EXERCISE BRIEF —
For this exercise, reproduce the entries below exactly, but only from the line containing "V_0 = (-2.07, 2.82)" through the line containing "Edge k joins", both included.
== RECORDS FOR PROCESSING ==
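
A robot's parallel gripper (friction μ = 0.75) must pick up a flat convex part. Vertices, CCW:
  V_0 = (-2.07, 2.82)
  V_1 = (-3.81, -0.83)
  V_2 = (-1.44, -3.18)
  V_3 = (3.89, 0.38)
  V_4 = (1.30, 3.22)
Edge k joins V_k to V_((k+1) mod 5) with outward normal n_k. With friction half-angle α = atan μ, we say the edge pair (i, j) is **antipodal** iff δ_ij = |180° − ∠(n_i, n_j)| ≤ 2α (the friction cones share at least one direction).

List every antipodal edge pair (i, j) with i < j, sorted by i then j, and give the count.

count = 5; pairs: (0,2), (0,3), (1,3), (1,4), (2,4)

α = atan 0.75 = 36.87°;  2α = 73.74°
n_0 = (-0.9027, +0.4303)
n_1 = (-0.7041, -0.7101)
n_2 = (+0.5554, -0.8316)
n_3 = (+0.7389, +0.6738)
n_4 = (-0.1179, +0.9930)
  (0,1): δ = 109.27°  ·
  (0,2): δ = 30.77°  ✓
  (0,3): δ = 67.85°  ✓
  (0,4): δ = 122.26°  ·
  (1,2): δ = 101.50°  ·
  (1,3): δ = 2.88°  ✓
  (1,4): δ = 51.53°  ✓
  (2,3): δ = 81.38°  ·
  (2,4): δ = 26.97°  ✓
  (3,4): δ = 125.59°  ·
antipodal pairs: 5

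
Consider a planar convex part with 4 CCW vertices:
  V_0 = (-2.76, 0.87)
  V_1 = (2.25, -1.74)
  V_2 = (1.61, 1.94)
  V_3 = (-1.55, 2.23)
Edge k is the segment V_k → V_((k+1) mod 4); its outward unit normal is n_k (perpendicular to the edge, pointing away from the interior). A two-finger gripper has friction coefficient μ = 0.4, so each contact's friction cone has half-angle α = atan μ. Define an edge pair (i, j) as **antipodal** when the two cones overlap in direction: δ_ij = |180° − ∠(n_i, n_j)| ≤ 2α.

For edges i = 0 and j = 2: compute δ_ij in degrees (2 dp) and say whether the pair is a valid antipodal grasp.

δ = 22.27°, valid

α = atan 0.4 = 21.80°;  2α = 43.60°
edge 0: e_0 = (+5.01, -2.61);  n_0 = (-0.4620, -0.8869)
edge 2: e_2 = (-3.16, +0.29);  n_2 = (+0.0914, +0.9958)
∠(n_0, n_2) = 157.73°
δ = |180° − 157.73°| = 22.27°
22.27° ≤ 2α = 43.60°  →  valid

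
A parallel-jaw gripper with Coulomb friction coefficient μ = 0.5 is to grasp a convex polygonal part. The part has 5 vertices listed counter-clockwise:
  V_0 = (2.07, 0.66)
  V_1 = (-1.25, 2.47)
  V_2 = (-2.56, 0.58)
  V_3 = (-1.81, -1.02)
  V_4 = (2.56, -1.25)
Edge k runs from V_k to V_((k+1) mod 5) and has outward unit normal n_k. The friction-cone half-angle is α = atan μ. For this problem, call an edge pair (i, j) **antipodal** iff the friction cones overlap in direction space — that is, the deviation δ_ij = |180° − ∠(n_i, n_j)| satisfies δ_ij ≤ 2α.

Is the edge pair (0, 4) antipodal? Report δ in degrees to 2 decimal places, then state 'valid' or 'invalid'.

δ = 132.99°, invalid

α = atan 0.5 = 26.57°;  2α = 53.13°
edge 0: e_0 = (-3.32, +1.81);  n_0 = (+0.4787, +0.8780)
edge 4: e_4 = (-0.49, +1.91);  n_4 = (+0.9686, +0.2485)
∠(n_0, n_4) = 47.01°
δ = |180° − 47.01°| = 132.99°
132.99° > 2α = 53.13°  →  invalid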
===
OUTPUT OF THE TASK —
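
  V_0 = (-2.07, 2.82)
  V_1 = (-3.81, -0.83)
  V_2 = (-1.44, -3.18)
  V_3 = (3.89, 0.38)
  V_4 = (1.30, 3.22)
Edge k joins V_k to V_((k+1) mod 5) with outward normal n_k. With friction half-angle α = atan μ, we say the edge pair (i, j) is **antipodal** iff δ_ij = |180° − ∠(n_i, n_j)| ≤ 2α (the friction cones share at least one direction).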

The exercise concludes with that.